INFORMATION SUPPLIED section start

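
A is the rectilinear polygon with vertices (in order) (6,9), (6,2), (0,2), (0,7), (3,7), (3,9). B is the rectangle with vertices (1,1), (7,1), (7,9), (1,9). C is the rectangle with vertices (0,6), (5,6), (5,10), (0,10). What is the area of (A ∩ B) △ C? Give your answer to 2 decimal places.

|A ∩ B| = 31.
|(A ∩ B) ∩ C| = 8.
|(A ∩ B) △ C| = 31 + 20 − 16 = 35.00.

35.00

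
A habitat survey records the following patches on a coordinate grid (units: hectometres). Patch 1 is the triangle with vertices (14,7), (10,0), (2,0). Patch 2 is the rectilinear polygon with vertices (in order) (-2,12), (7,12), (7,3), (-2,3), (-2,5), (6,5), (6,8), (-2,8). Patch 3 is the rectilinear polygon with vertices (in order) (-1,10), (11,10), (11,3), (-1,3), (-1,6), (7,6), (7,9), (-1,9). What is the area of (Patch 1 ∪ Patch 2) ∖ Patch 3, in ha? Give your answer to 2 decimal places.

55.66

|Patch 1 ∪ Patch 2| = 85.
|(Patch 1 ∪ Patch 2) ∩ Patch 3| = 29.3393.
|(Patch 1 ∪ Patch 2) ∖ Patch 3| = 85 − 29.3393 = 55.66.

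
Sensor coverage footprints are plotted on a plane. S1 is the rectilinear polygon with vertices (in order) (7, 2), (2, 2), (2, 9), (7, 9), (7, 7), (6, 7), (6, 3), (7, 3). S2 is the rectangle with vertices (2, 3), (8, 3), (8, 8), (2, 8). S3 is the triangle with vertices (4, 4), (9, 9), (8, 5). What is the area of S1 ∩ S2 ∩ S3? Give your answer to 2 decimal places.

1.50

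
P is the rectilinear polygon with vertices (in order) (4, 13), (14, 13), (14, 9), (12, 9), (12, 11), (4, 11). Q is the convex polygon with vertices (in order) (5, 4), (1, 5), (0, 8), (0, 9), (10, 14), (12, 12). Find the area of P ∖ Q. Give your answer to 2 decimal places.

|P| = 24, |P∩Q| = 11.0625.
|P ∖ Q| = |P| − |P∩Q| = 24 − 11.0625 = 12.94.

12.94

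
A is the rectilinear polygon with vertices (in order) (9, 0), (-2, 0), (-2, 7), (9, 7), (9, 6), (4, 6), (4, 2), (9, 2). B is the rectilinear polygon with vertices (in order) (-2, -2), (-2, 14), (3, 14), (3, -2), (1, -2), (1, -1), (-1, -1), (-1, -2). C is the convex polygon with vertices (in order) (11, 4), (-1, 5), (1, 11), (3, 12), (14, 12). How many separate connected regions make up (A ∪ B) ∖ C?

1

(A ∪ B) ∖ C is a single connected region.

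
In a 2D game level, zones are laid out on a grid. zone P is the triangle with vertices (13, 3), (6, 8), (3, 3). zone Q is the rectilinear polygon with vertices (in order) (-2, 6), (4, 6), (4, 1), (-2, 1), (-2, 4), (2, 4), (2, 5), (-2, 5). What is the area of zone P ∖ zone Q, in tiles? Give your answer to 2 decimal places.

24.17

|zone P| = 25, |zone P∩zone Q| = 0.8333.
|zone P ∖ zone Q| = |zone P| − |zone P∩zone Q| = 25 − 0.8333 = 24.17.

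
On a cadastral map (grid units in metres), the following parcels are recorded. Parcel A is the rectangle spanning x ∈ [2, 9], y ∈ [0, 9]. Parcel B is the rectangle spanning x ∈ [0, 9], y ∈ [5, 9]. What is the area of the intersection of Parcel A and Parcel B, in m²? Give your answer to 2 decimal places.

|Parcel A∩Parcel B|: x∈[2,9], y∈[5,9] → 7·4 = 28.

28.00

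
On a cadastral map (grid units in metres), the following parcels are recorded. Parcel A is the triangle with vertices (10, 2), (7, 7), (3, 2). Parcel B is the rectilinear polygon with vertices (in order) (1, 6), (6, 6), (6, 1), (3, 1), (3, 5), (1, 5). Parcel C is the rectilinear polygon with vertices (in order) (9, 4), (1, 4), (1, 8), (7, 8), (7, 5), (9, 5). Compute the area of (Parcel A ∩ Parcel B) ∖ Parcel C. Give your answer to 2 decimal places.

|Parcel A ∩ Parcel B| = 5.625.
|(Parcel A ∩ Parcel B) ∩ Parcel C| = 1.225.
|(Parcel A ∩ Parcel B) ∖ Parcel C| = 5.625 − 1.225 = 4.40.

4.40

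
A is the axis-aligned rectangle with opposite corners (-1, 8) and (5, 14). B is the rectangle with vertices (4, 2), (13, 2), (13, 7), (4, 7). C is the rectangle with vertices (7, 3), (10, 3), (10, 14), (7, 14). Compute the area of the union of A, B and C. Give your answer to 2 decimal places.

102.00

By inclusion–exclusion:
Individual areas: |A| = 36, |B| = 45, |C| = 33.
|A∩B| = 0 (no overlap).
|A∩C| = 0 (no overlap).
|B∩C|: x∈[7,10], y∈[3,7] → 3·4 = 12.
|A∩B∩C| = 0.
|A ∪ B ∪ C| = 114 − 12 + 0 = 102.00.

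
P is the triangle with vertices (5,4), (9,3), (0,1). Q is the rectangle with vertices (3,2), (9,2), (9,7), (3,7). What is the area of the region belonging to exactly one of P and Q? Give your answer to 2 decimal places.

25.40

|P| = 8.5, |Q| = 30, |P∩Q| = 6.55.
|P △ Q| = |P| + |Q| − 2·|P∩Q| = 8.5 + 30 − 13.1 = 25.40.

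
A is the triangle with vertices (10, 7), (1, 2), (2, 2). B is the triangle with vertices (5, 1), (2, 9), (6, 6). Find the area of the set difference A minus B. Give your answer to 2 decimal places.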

INFORMATION SUPPLIED section end
INFORMATION SUPPLIED section start

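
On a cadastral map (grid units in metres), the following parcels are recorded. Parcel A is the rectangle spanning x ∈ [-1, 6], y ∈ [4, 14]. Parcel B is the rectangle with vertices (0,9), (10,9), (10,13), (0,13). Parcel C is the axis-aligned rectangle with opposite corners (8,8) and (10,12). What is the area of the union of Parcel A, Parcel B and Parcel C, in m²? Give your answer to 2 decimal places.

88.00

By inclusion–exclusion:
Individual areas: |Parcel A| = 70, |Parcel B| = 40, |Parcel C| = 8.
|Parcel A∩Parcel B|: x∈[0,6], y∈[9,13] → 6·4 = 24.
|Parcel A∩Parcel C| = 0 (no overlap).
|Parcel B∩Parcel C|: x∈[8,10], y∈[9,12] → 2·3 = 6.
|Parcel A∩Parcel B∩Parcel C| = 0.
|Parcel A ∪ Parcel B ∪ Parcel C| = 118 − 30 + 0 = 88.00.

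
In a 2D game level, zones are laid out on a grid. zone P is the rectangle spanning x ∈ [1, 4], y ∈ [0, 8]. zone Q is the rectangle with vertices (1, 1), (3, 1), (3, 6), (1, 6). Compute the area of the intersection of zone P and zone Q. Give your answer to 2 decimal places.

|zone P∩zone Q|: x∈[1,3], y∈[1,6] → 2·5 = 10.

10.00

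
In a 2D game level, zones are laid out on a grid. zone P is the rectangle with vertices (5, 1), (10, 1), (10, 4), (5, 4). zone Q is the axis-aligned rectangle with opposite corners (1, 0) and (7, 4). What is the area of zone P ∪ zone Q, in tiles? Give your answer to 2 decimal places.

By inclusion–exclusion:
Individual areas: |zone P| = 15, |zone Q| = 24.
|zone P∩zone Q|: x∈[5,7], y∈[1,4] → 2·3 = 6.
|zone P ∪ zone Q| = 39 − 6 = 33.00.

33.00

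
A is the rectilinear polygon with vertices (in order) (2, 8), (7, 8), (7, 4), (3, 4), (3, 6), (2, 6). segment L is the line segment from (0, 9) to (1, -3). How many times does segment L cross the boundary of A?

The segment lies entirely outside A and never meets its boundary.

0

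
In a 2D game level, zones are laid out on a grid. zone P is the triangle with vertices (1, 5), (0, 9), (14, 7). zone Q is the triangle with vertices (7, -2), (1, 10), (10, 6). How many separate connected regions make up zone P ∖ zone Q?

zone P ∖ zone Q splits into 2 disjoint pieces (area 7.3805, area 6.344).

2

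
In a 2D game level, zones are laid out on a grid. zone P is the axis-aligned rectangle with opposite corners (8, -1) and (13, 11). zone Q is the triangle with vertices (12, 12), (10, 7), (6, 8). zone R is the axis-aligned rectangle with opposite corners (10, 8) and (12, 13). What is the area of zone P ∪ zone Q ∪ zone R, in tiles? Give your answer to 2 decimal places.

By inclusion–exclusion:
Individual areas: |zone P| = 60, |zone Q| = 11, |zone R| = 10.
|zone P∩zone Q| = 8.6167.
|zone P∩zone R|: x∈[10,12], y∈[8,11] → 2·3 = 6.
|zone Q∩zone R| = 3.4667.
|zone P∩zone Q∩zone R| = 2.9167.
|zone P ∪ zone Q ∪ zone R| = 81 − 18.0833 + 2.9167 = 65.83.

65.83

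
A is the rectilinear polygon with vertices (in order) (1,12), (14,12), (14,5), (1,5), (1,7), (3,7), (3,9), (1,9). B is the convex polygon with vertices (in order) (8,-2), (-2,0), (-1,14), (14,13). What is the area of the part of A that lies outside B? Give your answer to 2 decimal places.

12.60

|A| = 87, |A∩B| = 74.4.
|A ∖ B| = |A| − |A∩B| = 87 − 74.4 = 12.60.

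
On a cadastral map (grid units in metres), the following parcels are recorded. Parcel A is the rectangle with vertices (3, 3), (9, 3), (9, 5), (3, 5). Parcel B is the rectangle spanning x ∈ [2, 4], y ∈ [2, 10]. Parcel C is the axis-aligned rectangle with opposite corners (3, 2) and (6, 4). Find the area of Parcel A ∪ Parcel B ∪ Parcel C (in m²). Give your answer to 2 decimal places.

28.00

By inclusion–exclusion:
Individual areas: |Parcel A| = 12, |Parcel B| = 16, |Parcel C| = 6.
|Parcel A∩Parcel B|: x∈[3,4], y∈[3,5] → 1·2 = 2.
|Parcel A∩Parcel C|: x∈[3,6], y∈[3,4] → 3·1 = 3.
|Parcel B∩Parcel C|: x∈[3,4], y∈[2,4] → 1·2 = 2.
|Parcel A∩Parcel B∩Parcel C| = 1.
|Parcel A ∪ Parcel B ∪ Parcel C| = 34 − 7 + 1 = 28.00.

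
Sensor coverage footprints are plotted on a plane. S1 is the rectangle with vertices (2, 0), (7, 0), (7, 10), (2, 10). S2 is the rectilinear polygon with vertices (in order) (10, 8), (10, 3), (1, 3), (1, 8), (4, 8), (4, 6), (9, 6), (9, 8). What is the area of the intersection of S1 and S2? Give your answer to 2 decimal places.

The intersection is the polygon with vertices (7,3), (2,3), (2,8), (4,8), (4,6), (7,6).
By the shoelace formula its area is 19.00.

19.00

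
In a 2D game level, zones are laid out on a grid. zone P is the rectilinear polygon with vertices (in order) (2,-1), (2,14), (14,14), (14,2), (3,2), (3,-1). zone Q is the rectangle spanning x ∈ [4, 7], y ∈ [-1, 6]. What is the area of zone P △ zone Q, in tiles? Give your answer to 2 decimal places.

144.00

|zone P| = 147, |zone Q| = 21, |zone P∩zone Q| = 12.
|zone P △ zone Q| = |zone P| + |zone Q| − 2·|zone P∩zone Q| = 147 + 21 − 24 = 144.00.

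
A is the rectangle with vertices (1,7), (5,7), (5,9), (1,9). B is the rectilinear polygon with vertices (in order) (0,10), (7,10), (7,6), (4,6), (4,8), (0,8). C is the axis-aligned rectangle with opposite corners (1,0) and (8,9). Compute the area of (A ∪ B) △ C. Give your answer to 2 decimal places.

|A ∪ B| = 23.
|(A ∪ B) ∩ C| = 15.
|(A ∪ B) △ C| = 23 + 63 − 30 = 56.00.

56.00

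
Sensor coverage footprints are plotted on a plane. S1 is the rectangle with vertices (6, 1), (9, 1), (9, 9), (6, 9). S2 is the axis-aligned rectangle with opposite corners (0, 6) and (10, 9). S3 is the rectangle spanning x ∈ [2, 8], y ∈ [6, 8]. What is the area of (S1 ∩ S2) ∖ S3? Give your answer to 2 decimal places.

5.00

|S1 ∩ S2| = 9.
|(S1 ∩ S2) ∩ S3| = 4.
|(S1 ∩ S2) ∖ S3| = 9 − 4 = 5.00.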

INFORMATION SUPPLIED section end

- [AIM OF THE EXERCISE]: All lines in the data above from the one with "P is the triangle with vertices (5,4), (9,3), (0,1)." through the one with "B. Give your answer to 2 decimal places." must be repeated exactly, and no others.

- [ANSWER TO THE PROBLEM]:
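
P is the triangle with vertices (5,4), (9,3), (0,1). Q is the rectangle with vertices (3,2), (9,2), (9,7), (3,7). What is the area of the region belonging to exactly one of P and Q? Give your answer to 2 decimal places.

25.40

|P| = 8.5, |Q| = 30, |P∩Q| = 6.55.
|P △ Q| = |P| + |Q| − 2·|P∩Q| = 8.5 + 30 − 13.1 = 25.40.

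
A is the triangle with vertices (10, 7), (1, 2), (2, 2). B is the triangle with vertices (5, 1), (2, 9), (6, 6). Find the area of the set difference A minus B. Give your answer to 2 decimal places.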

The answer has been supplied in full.